---- DATA TO PROCESS

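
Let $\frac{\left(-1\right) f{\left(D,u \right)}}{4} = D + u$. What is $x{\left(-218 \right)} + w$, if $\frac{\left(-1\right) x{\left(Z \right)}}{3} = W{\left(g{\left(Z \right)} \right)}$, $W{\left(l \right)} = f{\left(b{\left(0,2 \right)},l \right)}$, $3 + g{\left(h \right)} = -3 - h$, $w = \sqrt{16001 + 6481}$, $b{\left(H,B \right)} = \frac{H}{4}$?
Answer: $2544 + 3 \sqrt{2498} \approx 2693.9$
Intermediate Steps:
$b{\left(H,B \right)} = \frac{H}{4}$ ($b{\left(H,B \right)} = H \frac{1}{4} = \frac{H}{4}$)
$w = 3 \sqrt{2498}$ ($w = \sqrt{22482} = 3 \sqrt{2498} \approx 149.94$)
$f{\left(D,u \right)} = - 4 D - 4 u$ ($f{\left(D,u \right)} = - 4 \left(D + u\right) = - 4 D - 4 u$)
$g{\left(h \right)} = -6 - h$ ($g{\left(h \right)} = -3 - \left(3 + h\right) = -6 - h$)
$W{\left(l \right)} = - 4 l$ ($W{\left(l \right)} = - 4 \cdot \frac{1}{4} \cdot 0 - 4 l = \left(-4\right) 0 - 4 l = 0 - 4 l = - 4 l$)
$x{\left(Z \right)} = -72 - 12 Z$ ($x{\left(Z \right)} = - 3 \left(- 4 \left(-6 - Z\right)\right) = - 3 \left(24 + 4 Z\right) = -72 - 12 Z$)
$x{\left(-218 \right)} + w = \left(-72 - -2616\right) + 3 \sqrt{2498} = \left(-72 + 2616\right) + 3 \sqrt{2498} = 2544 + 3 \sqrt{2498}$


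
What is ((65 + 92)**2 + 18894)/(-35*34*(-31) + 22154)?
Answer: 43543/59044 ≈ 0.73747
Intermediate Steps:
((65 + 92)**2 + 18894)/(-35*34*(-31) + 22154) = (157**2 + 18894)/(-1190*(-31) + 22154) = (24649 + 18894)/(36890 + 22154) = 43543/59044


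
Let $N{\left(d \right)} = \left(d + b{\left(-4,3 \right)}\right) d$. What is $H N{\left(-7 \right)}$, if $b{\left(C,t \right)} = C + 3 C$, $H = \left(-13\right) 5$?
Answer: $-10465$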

--------
---- DATA TO PROCESS

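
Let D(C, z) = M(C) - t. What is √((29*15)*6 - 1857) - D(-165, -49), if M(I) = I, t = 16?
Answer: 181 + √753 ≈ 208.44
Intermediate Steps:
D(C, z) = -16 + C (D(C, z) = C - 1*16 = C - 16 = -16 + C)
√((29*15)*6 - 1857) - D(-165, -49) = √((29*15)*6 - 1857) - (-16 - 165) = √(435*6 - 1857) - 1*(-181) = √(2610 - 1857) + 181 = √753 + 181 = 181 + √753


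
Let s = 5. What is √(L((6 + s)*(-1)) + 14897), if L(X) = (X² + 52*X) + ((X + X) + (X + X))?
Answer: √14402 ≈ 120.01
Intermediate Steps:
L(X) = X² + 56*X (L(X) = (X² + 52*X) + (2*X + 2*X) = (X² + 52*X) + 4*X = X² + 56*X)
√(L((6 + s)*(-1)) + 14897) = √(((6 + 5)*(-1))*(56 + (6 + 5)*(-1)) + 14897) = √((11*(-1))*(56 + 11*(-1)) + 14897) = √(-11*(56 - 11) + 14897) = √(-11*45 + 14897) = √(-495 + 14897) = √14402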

--------

YOUR INSTRUCTIONS: Wherever a line above includes the string "Answer", count it; give only the final tally.

EXERCISE SOLUTION: 5